What you produce should be every line from the data that includes "Iteratively".

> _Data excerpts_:
*** Begin section ***
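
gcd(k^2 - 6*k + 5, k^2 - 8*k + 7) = k - 1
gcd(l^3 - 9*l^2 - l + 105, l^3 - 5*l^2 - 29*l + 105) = l - 7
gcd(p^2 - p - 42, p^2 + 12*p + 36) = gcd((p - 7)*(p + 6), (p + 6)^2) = p + 6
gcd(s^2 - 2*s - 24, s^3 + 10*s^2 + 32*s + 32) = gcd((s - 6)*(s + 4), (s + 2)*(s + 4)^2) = s + 4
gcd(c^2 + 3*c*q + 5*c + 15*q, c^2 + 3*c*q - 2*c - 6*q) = c + 3*q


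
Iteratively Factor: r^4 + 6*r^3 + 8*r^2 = (r)*(r^3 + 6*r^2 + 8*r) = r*(r + 2)*(r^2 + 4*r) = r*(r + 2)*(r + 4)*(r)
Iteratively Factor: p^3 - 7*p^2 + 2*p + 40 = (p - 5)*(p^2 - 2*p - 8) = (p - 5)*(p - 4)*(p + 2)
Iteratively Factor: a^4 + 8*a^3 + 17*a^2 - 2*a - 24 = (a + 3)*(a^3 + 5*a^2 + 2*a - 8) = (a - 1)*(a + 3)*(a^2 + 6*a + 8) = (a - 1)*(a + 2)*(a + 3)*(a + 4)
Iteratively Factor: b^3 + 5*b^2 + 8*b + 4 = (b + 2)*(b^2 + 3*b + 2) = (b + 1)*(b + 2)*(b + 2)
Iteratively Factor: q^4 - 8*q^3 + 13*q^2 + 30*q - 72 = (q - 3)*(q^3 - 5*q^2 - 2*q + 24) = (q - 3)*(q + 2)*(q^2 - 7*q + 12) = (q - 4)*(q - 3)*(q + 2)*(q - 3)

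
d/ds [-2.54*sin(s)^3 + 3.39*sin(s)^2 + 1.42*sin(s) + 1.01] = (-7.62*sin(s)^2 + 6.78*sin(s) + 1.42)*cos(s)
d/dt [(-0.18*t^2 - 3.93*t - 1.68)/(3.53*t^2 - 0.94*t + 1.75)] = (14.0421*t^2 + 11.2308*t - 8.4567)/(12.4609*t^4 - 6.6364*t^3 + 13.2386*t^2 - 3.29*t + 3.0625)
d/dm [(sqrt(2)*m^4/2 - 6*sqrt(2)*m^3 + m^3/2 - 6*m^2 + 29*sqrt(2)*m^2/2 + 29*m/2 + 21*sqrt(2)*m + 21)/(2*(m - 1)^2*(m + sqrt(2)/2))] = (2*sqrt(2)*m^5 - 6*sqrt(2)*m^4 + 4*m^4 - 9*sqrt(2)*m^3 - 12*m^3 - 229*sqrt(2)*m^2 - 20*m^2 - 452*m - 5*sqrt(2)*m - 113*sqrt(2))/(4*(2*m^5 - 6*m^4 + 2*sqrt(2)*m^4 - 6*sqrt(2)*m^3 + 7*m^3 - 5*m^2 + 6*sqrt(2)*m^2 - 2*sqrt(2)*m + 3*m - 1))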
*** End section ***
> _Response to the task_:
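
Iteratively Factor: r^4 + 6*r^3 + 8*r^2 = (r)*(r^3 + 6*r^2 + 8*r) = r*(r + 2)*(r^2 + 4*r) = r*(r + 2)*(r + 4)*(r)
Iteratively Factor: p^3 - 7*p^2 + 2*p + 40 = (p - 5)*(p^2 - 2*p - 8) = (p - 5)*(p - 4)*(p + 2)
Iteratively Factor: a^4 + 8*a^3 + 17*a^2 - 2*a - 24 = (a + 3)*(a^3 + 5*a^2 + 2*a - 8) = (a - 1)*(a + 3)*(a^2 + 6*a + 8) = (a - 1)*(a + 2)*(a + 3)*(a + 4)
Iteratively Factor: b^3 + 5*b^2 + 8*b + 4 = (b + 2)*(b^2 + 3*b + 2) = (b + 1)*(b + 2)*(b + 2)
Iteratively Factor: q^4 - 8*q^3 + 13*q^2 + 30*q - 72 = (q - 3)*(q^3 - 5*q^2 - 2*q + 24) = (q - 3)*(q + 2)*(q^2 - 7*q + 12) = (q - 4)*(q - 3)*(q + 2)*(q - 3)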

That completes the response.